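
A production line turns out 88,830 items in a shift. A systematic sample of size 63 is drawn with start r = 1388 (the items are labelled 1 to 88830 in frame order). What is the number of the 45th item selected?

63428

k = 88830/63 = 1410
45th selection = r + (45−1)·k = 1388 + 44×1410 = 1388 + 62040 = 63428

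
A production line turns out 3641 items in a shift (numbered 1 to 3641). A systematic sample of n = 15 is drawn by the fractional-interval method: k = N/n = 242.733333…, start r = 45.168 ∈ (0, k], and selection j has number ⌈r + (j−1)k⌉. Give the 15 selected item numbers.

46, 288, 531, 774, 1017, 1259, 1502, 1745, 1988, 2230, 2473, 2716, 2958, 3201, 3444

j=1: r + 0k = 45.168 → ⌈·⌉ = 46
j=2: r + 1k = 287.901333… → ⌈·⌉ = 288
j=3: r + 2k = 530.634666… → ⌈·⌉ = 531
j=4: r + 3k = 773.368 → ⌈·⌉ = 774
j=5: r + 4k = 1016.101333… → ⌈·⌉ = 1017
j=6: r + 5k = 1258.834666… → ⌈·⌉ = 1259
j=7: r + 6k = 1501.568 → ⌈·⌉ = 1502
j=8: r + 7k = 1744.301333… → ⌈·⌉ = 1745
j=9: r + 8k = 1987.034666… → ⌈·⌉ = 1988
j=10: r + 9k = 2229.768 → ⌈·⌉ = 2230
j=11: r + 10k = 2472.501333… → ⌈·⌉ = 2473
j=12: r + 11k = 2715.234666… → ⌈·⌉ = 2716
j=13: r + 12k = 2957.968 → ⌈·⌉ = 2958
j=14: r + 13k = 3200.701333… → ⌈·⌉ = 3201
j=15: r + 14k = 3443.434666… → ⌈·⌉ = 3444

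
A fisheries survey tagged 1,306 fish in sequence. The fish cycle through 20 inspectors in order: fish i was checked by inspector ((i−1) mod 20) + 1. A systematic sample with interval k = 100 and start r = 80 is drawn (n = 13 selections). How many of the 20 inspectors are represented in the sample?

1

Consecutive selections differ by k = 100, so their inspector numbers differ by 100 mod 20 = 0.
gcd(100, 20) = 20, so the sample visits 20/20 = 1 distinct residues mod 20.
Start 80 is inspector 20; the inspectors hit are 20.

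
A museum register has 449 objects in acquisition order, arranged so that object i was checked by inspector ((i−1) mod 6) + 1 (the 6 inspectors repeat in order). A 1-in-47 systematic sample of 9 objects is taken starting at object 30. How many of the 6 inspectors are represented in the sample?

6

Consecutive selections differ by k = 47, so their inspector numbers differ by 47 mod 6 = 5.
gcd(47, 6) = 1, so the sample visits 6/1 = 6 distinct residues mod 6.
Start 30 is inspector 6; the inspectors hit are 1, 2, 3, 4, 5, 6.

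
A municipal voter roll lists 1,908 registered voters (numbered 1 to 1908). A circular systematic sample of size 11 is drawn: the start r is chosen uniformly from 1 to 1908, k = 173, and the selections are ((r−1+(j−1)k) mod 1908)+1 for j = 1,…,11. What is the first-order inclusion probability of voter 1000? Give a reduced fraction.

For each position j, as r ranges over 1…1908 the j-th selection hits every voter exactly once, so voter 1000 is selected for exactly 11 of the 1908 starts.
Inclusion probability = 11/1908.

11/1908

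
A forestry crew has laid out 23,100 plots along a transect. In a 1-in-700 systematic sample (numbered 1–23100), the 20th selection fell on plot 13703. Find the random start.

k = 700
r = 13703 − (20−1)×700 = 13703 − 13300 = 403

403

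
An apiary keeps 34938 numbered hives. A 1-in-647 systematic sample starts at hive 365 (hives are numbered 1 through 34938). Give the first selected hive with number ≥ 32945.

k = 647
Steps past start: ⌈(32945 − 365)/647⌉ = ⌈32580/647⌉ = 51
Selected hive: 365 + 51×647 = 33362

33362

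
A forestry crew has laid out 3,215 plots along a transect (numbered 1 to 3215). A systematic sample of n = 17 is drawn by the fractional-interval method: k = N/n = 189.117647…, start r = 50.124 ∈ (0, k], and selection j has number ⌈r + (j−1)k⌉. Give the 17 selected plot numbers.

j=1: r + 0k = 50.124 → ⌈·⌉ = 51
j=2: r + 1k = 239.241647… → ⌈·⌉ = 240
j=3: r + 2k = 428.359294… → ⌈·⌉ = 429
j=4: r + 3k = 617.476941… → ⌈·⌉ = 618
j=5: r + 4k = 806.594588… → ⌈·⌉ = 807
j=6: r + 5k = 995.712235… → ⌈·⌉ = 996
j=7: r + 6k = 1184.829882… → ⌈·⌉ = 1185
j=8: r + 7k = 1373.947529… → ⌈·⌉ = 1374
j=9: r + 8k = 1563.065176… → ⌈·⌉ = 1564
j=10: r + 9k = 1752.182823… → ⌈·⌉ = 1753
j=11: r + 10k = 1941.300470… → ⌈·⌉ = 1942
j=12: r + 11k = 2130.418117… → ⌈·⌉ = 2131
j=13: r + 12k = 2319.535764… → ⌈·⌉ = 2320
j=14: r + 13k = 2508.653411… → ⌈·⌉ = 2509
j=15: r + 14k = 2697.771058… → ⌈·⌉ = 2698
j=16: r + 15k = 2886.888705… → ⌈·⌉ = 2887
j=17: r + 16k = 3076.006352… → ⌈·⌉ = 3077

51, 240, 429, 618, 807, 996, 1185, 1374, 1564, 1753, 1942, 2131, 2320, 2509, 2698, 2887, 3077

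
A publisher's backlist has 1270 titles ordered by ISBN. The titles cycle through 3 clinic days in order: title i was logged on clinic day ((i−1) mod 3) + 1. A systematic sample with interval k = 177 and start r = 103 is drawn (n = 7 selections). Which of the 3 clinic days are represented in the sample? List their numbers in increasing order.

1

Consecutive selections differ by k = 177, so their clinic day numbers differ by 177 mod 3 = 0.
gcd(177, 3) = 3, so the sample visits 3/3 = 1 distinct residues mod 3.
Start 103 is clinic day 1; the clinic days hit are 1.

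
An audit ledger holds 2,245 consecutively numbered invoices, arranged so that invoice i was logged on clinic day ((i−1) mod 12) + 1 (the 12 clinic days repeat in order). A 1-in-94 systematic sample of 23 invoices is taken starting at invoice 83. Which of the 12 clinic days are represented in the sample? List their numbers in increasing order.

1, 3, 5, 7, 9, 11

Consecutive selections differ by k = 94, so their clinic day numbers differ by 94 mod 12 = 10.
gcd(94, 12) = 2, so the sample visits 12/2 = 6 distinct residues mod 12.
Start 83 is clinic day 11; the clinic days hit are 1, 3, 5, 7, 9, 11.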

Assignment: Copy the full listing verbatim.

Reply to the task:
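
A production line turns out 88,830 items in a shift. A systematic sample of size 63 is drawn with start r = 1388 (the items are labelled 1 to 88830 in frame order). What is the number of the 45th item selected?

63428

k = 88830/63 = 1410
45th selection = r + (45−1)·k = 1388 + 44×1410 = 1388 + 62040 = 63428

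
A production line turns out 3641 items in a shift (numbered 1 to 3641). A systematic sample of n = 15 is drawn by the fractional-interval method: k = N/n = 242.733333…, start r = 45.168 ∈ (0, k], and selection j has number ⌈r + (j−1)k⌉. Give the 15 selected item numbers.

46, 288, 531, 774, 1017, 1259, 1502, 1745, 1988, 2230, 2473, 2716, 2958, 3201, 3444

j=1: r + 0k = 45.168 → ⌈·⌉ = 46
j=2: r + 1k = 287.901333… → ⌈·⌉ = 288
j=3: r + 2k = 530.634666… → ⌈·⌉ = 531
j=4: r + 3k = 773.368 → ⌈·⌉ = 774
j=5: r + 4k = 1016.101333… → ⌈·⌉ = 1017
j=6: r + 5k = 1258.834666… → ⌈·⌉ = 1259
j=7: r + 6k = 1501.568 → ⌈·⌉ = 1502
j=8: r + 7k = 1744.301333… → ⌈·⌉ = 1745
j=9: r + 8k = 1987.034666… → ⌈·⌉ = 1988
j=10: r + 9k = 2229.768 → ⌈·⌉ = 2230
j=11: r + 10k = 2472.501333… → ⌈·⌉ = 2473
j=12: r + 11k = 2715.234666… → ⌈·⌉ = 2716
j=13: r + 12k = 2957.968 → ⌈·⌉ = 2958
j=14: r + 13k = 3200.701333… → ⌈·⌉ = 3201
j=15: r + 14k = 3443.434666… → ⌈·⌉ = 3444

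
A fisheries survey tagged 1,306 fish in sequence. The fish cycle through 20 inspectors in order: fish i was checked by inspector ((i−1) mod 20) + 1. A systematic sample with interval k = 100 and start r = 80 is drawn (n = 13 selections). How many of the 20 inspectors are represented in the sample?

1

Consecutive selections differ by k = 100, so their inspector numbers differ by 100 mod 20 = 0.
gcd(100, 20) = 20, so the sample visits 20/20 = 1 distinct residues mod 20.
Start 80 is inspector 20; the inspectors hit are 20.

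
A museum register has 449 objects in acquisition order, arranged so that object i was checked by inspector ((i−1) mod 6) + 1 (the 6 inspectors repeat in order). A 1-in-47 systematic sample of 9 objects is taken starting at object 30. How many of the 6 inspectors are represented in the sample?

6

Consecutive selections differ by k = 47, so their inspector numbers differ by 47 mod 6 = 5.
gcd(47, 6) = 1, so the sample visits 6/1 = 6 distinct residues mod 6.
Start 30 is inspector 6; the inspectors hit are 1, 2, 3, 4, 5, 6.

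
A municipal voter roll lists 1,908 registered voters (numbered 1 to 1908). A circular systematic sample of size 11 is drawn: the start r is chosen uniformly from 1 to 1908, k = 173, and the selections are ((r−1+(j−1)k) mod 1908)+1 for j = 1,…,11. What is the first-order inclusion probability of voter 1000? Give a reduced fraction.

For each position j, as r ranges over 1…1908 the j-th selection hits every voter exactly once, so voter 1000 is selected for exactly 11 of the 1908 starts.
Inclusion probability = 11/1908.

11/1908

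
A forestry crew has laid out 23,100 plots along a transect. In a 1-in-700 systematic sample (numbered 1–23100), the 20th selection fell on plot 13703. Find the random start.

k = 700
r = 13703 − (20−1)×700 = 13703 − 13300 = 403

403

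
An apiary keeps 34938 numbered hives. A 1-in-647 systematic sample starts at hive 365 (hives are numbered 1 through 34938). Give the first selected hive with number ≥ 32945.

k = 647
Steps past start: ⌈(32945 − 365)/647⌉ = ⌈32580/647⌉ = 51
Selected hive: 365 + 51×647 = 33362

33362

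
A forestry crew has laid out 3,215 plots along a transect (numbered 1 to 3215). A systematic sample of n = 17 is drawn by the fractional-interval method: k = N/n = 189.117647…, start r = 50.124 ∈ (0, k], and selection j has number ⌈r + (j−1)k⌉. Give the 17 selected plot numbers.

j=1: r + 0k = 50.124 → ⌈·⌉ = 51
j=2: r + 1k = 239.241647… → ⌈·⌉ = 240
j=3: r + 2k = 428.359294… → ⌈·⌉ = 429
j=4: r + 3k = 617.476941… → ⌈·⌉ = 618
j=5: r + 4k = 806.594588… → ⌈·⌉ = 807
j=6: r + 5k = 995.712235… → ⌈·⌉ = 996
j=7: r + 6k = 1184.829882… → ⌈·⌉ = 1185
j=8: r + 7k = 1373.947529… → ⌈·⌉ = 1374
j=9: r + 8k = 1563.065176… → ⌈·⌉ = 1564
j=10: r + 9k = 1752.182823… → ⌈·⌉ = 1753
j=11: r + 10k = 1941.300470… → ⌈·⌉ = 1942
j=12: r + 11k = 2130.418117… → ⌈·⌉ = 2131
j=13: r + 12k = 2319.535764… → ⌈·⌉ = 2320
j=14: r + 13k = 2508.653411… → ⌈·⌉ = 2509
j=15: r + 14k = 2697.771058… → ⌈·⌉ = 2698
j=16: r + 15k = 2886.888705… → ⌈·⌉ = 2887
j=17: r + 16k = 3076.006352… → ⌈·⌉ = 3077

51, 240, 429, 618, 807, 996, 1185, 1374, 1564, 1753, 1942, 2131, 2320, 2509, 2698, 2887, 3077

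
A publisher's backlist has 1270 titles ordered by ISBN. The titles cycle through 3 clinic days in order: title i was logged on clinic day ((i−1) mod 3) + 1. A systematic sample with interval k = 177 and start r = 103 is drawn (n = 7 selections). Which of the 3 clinic days are represented in the sample? List their numbers in increasing order.

1

Consecutive selections differ by k = 177, so their clinic day numbers differ by 177 mod 3 = 0.
gcd(177, 3) = 3, so the sample visits 3/3 = 1 distinct residues mod 3.
Start 103 is clinic day 1; the clinic days hit are 1.

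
An audit ledger holds 2,245 consecutively numbered invoices, arranged so that invoice i was logged on clinic day ((i−1) mod 12) + 1 (the 12 clinic days repeat in order). A 1-in-94 systematic sample of 23 invoices is taken starting at invoice 83. Which of the 12 clinic days are represented in the sample? List their numbers in increasing order.

1, 3, 5, 7, 9, 11

Consecutive selections differ by k = 94, so their clinic day numbers differ by 94 mod 12 = 10.
gcd(94, 12) = 2, so the sample visits 12/2 = 6 distinct residues mod 12.
Start 83 is clinic day 11; the clinic days hit are 1, 3, 5, 7, 9, 11.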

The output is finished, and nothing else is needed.